▶ **What the exercise asks**:
Among the lines below, return each one that contains the word "Patients".

▶ **Entries shown**:
■ ■ ■ ■ ■ ■ ■

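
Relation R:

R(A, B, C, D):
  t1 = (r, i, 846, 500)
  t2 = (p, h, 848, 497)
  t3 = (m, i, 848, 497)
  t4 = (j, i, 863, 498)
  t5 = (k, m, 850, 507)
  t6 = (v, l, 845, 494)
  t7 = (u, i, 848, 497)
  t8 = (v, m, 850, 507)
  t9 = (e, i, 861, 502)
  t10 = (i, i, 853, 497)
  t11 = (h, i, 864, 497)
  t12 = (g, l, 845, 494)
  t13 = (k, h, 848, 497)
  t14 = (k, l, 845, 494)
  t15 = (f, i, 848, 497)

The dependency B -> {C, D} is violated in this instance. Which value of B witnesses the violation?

i

B=i: rows 1, 3, 4, 7, 9, 10, 11, 15 → {C,D} takes values {(846, 500), (848, 497), (863, 498), (861, 502), (853, 497), (864, 497)} — violation
B=h: rows 2, 13 → {C,D} = (848, 497), (848, 497) ✓
B=m: rows 5, 8 → {C,D} = (850, 507), (850, 507) ✓
B=l: rows 6, 12, 14 → {C,D} = (845, 494), (845, 494), (845, 494) ✓
The only B value with inconsistent RHS is B=i.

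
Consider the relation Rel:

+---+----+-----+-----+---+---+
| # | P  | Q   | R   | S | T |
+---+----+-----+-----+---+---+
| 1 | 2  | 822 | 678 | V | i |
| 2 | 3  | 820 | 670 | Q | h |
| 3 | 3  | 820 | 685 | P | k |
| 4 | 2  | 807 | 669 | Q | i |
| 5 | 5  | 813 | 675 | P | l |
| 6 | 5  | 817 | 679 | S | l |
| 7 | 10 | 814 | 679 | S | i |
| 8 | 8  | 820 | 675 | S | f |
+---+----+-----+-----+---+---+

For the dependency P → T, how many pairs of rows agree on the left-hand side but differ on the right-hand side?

1

P=2: all 2 rows agree on T — 0 pairs.
P=3: violating pairs (2,3) — 1 pair.
P=5: all 2 rows agree on T — 0 pairs.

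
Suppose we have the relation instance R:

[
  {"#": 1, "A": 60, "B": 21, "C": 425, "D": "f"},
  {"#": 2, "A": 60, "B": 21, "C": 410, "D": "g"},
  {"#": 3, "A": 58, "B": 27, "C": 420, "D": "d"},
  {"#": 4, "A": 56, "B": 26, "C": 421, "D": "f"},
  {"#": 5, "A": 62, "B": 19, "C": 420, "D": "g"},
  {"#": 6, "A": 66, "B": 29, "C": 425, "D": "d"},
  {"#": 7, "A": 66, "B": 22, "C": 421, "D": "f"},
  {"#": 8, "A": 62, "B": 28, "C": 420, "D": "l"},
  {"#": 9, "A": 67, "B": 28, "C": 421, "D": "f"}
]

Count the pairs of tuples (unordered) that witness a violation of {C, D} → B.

3

(C=421, D=f): violating pairs (4,7), (4,9), (7,9) — 3 pairs.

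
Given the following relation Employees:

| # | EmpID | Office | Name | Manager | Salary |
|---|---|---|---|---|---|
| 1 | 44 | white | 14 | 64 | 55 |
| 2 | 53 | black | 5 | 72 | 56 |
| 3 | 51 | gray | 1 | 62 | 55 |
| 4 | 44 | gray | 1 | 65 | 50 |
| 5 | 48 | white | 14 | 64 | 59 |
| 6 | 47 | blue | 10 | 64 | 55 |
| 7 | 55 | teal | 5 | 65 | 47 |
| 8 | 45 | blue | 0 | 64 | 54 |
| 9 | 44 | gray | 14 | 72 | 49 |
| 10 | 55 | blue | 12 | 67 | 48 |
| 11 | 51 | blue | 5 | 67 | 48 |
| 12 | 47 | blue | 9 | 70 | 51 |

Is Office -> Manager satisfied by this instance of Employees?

No

Office=white: rows 1, 5 → Manager = 64, 64 ✓
Office=black: row 2 → Manager = 72 ✓
Office=gray: rows 3, 4, 9 → Manager takes values {62, 65, 72} — violation
Office=blue: rows 6, 8, 10, 11, 12 → Manager takes values {64, 67, 70} — violation
Office=teal: row 7 → Manager = 65 ✓
Two rows agree on Office but differ on Manager, so Office -> Manager does not hold.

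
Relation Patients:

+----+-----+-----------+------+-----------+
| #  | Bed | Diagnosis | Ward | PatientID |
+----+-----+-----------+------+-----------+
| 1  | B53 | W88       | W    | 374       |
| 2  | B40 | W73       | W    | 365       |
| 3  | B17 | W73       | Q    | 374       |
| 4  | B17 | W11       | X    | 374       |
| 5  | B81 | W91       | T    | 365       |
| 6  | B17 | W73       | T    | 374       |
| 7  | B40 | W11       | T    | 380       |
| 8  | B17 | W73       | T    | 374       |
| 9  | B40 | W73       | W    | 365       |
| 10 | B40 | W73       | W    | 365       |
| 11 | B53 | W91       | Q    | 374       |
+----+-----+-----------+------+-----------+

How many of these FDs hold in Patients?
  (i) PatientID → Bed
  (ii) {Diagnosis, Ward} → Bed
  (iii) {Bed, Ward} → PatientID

(i) PatientID → Bed: PatientID=374: rows 1, 3, 4, 6, 8, 11 → Bed takes values {B53, B17} — violation; PatientID=365: rows 2, 5, 9, 10 → Bed takes values {B40, B81} — violation — fails.
(ii) {Diagnosis, Ward} → Bed: every LHS value maps to a single RHS value — holds.
(iii) {Bed, Ward} → PatientID: every LHS value maps to a single RHS value — holds.
2 of the 3 dependencies hold.

2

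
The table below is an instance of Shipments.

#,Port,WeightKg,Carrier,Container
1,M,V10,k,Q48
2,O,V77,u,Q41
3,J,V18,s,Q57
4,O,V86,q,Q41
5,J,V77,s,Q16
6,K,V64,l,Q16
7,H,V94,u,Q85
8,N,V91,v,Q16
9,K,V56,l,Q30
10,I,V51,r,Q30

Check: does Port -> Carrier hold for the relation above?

Port=M: row 1 → Carrier = k ✓
Port=O: rows 2, 4 → Carrier takes values {u, q} — violation
Port=J: rows 3, 5 → Carrier = s, s ✓
Port=K: rows 6, 9 → Carrier = l, l ✓
Port=H: row 7 → Carrier = u ✓
Port=N: row 8 → Carrier = v ✓
Port=I: row 10 → Carrier = r ✓
Two rows agree on Port but differ on Carrier, so Port -> Carrier does not hold.

No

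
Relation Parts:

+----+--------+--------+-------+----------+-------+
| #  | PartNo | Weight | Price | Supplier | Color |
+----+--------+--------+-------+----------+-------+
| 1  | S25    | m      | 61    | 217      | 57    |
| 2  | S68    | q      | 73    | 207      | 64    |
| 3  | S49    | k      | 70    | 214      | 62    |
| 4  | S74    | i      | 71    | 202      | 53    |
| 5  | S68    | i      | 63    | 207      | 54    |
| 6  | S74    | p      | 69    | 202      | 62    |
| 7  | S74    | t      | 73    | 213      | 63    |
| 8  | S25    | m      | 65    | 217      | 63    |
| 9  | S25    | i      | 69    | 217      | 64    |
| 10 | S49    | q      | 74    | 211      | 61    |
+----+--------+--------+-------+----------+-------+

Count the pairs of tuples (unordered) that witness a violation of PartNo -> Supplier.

3

PartNo=S25: all 3 rows agree on Supplier — 0 pairs.
PartNo=S68: all 2 rows agree on Supplier — 0 pairs.
PartNo=S49: violating pairs (3,10) — 1 pair.
PartNo=S74: violating pairs (4,7), (6,7) — 2 pairs.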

■ ■ ■ ■ ■ ■ ■

▶ **Solution to the problem**:
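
Relation Patients:
How many of these FDs hold in Patients?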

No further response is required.